==== Supplied data ====
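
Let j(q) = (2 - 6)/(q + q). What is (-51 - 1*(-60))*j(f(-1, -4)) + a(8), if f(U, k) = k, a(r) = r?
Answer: 25/2 ≈ 12.500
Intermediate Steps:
j(q) = -2/q (j(q) = -4*1/(2*q) = -2/q)
(-51 - 1*(-60))*j(f(-1, -4)) + a(8) = (-51 - 1*(-60))*(-2/(-4)) + 8 = (-51 + 60)*(-2*(-¼)) + 8 = 9*(½) + 8 = 9/2 + 8 = 25/2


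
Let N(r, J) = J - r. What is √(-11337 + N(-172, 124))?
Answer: I*√11041 ≈ 105.08*I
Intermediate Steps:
√(-11337 + N(-172, 124)) = √(-11337 + (124 - 1*(-172))) = √(-11337 + (124 + 172)) = √(-11337 + 296) = √(-11041) = I*√11041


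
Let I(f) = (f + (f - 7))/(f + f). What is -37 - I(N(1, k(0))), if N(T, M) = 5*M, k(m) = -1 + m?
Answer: -387/10 ≈ -38.700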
====
→ The problem
In full and exactly as written, repeat the data.

→ Answer area
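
Let j(q) = (2 - 6)/(q + q). What is (-51 - 1*(-60))*j(f(-1, -4)) + a(8), if f(U, k) = k, a(r) = r?
Answer: 25/2 ≈ 12.500
Intermediate Steps:
j(q) = -2/q (j(q) = -4*1/(2*q) = -2/q)
(-51 - 1*(-60))*j(f(-1, -4)) + a(8) = (-51 - 1*(-60))*(-2/(-4)) + 8 = (-51 + 60)*(-2*(-¼)) + 8 = 9*(½) + 8 = 9/2 + 8 = 25/2


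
Let N(r, J) = J - r. What is √(-11337 + N(-172, 124))?
Answer: I*√11041 ≈ 105.08*I
Intermediate Steps:
√(-11337 + N(-172, 124)) = √(-11337 + (124 - 1*(-172))) = √(-11337 + (124 + 172)) = √(-11337 + 296) = √(-11041) = I*√11041


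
Let I(f) = (f + (f - 7))/(f + f). What is -37 - I(N(1, k(0))), if N(T, M) = 5*M, k(m) = -1 + m?
Answer: -387/10 ≈ -38.700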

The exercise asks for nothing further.